**Brief:**
Your job is to reproduce all of the data exactly.

(Saved entries)
------------------------
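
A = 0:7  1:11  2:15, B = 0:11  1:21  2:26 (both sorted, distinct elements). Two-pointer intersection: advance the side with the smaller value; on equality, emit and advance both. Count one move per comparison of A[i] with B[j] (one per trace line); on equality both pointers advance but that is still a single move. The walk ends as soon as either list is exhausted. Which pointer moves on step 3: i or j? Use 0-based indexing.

i

[i=0,j=0] 7<11 → i++
[i=1,j=0] 11==11 emit → i++,j++
[i=2,j=1] 15<21 → i++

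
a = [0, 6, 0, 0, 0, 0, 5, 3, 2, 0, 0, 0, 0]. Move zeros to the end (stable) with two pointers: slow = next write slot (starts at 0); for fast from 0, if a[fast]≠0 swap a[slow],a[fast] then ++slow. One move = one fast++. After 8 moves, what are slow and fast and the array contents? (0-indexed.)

slow=3, fast=8, a=[6, 5, 3, 0, 0, 0, 0, 0, 2, 0, 0, 0, 0]

slow=0 fast=0: a[fast]=0, fast++
slow=0 fast=1: a[fast]=6≠0 swap→a[0]=6, slow++,fast++
slow=1 fast=2: a[fast]=0, fast++
slow=1 fast=3: a[fast]=0, fast++
slow=1 fast=4: a[fast]=0, fast++
slow=1 fast=5: a[fast]=0, fast++
slow=1 fast=6: a[fast]=5≠0 swap→a[1]=5, slow++,fast++
slow=2 fast=7: a[fast]=3≠0 swap→a[2]=3, slow++,fast++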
------------------------
**Result for this task:**
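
A = 0:7  1:11  2:15, B = 0:11  1:21  2:26 (both sorted, distinct elements). Two-pointer intersection: advance the side with the smaller value; on equality, emit and advance both. Count one move per comparison of A[i] with B[j] (one per trace line); on equality both pointers advance but that is still a single move. The walk ends as soon as either list is exhausted. Which pointer moves on step 3: i or j? Use 0-based indexing.

i

[i=0,j=0] 7<11 → i++
[i=1,j=0] 11==11 emit → i++,j++
[i=2,j=1] 15<21 → i++

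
a = [0, 6, 0, 0, 0, 0, 5, 3, 2, 0, 0, 0, 0]. Move zeros to the end (stable) with two pointers: slow = next write slot (starts at 0); for fast from 0, if a[fast]≠0 swap a[slow],a[fast] then ++slow. One move = one fast++. After 8 moves, what are slow and fast and the array contents? (0-indexed.)

slow=3, fast=8, a=[6, 5, 3, 0, 0, 0, 0, 0, 2, 0, 0, 0, 0]

slow=0 fast=0: a[fast]=0, fast++
slow=0 fast=1: a[fast]=6≠0 swap→a[0]=6, slow++,fast++
slow=1 fast=2: a[fast]=0, fast++
slow=1 fast=3: a[fast]=0, fast++
slow=1 fast=4: a[fast]=0, fast++
slow=1 fast=5: a[fast]=0, fast++
slow=1 fast=6: a[fast]=5≠0 swap→a[1]=5, slow++,fast++
slow=2 fast=7: a[fast]=3≠0 swap→a[2]=3, slow++,fast++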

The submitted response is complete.